> [Your goal]
Scan the material for the word "What", then return every line where it appears.

- - - - -

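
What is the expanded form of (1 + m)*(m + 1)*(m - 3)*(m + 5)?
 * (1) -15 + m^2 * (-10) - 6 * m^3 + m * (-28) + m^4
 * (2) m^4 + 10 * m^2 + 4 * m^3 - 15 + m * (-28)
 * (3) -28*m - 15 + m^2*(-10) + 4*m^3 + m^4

Expanding (1 + m)*(m + 1)*(m - 3)*(m + 5):
= -28*m - 15 + m^2*(-10) + 4*m^3 + m^4
3) -28*m - 15 + m^2*(-10) + 4*m^3 + m^4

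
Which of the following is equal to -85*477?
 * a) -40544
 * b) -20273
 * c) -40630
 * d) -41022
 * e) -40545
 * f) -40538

-85 * 477 = -40545
e) -40545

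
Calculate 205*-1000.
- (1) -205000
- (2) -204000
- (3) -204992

205 * -1000 = -205000
1) -205000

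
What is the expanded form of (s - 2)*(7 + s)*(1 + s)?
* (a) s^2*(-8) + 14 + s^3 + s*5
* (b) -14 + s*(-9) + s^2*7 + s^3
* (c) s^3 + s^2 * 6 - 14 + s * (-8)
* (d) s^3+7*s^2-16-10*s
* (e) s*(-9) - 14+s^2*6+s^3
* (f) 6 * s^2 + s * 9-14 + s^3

Expanding (s - 2)*(7 + s)*(1 + s):
= s*(-9) - 14+s^2*6+s^3
e) s*(-9) - 14+s^2*6+s^3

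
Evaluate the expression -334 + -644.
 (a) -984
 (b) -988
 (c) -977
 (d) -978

-334 + -644 = -978
d) -978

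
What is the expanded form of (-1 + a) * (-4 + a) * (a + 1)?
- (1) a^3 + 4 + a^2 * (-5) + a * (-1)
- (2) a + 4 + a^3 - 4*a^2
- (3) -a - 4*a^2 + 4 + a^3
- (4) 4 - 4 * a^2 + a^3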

- - - - -

> [Written answer]
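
What is the expanded form of (1 + m)*(m + 1)*(m - 3)*(m + 5)?
What is the expanded form of (s - 2)*(7 + s)*(1 + s)?
What is the expanded form of (-1 + a) * (-4 + a) * (a + 1)?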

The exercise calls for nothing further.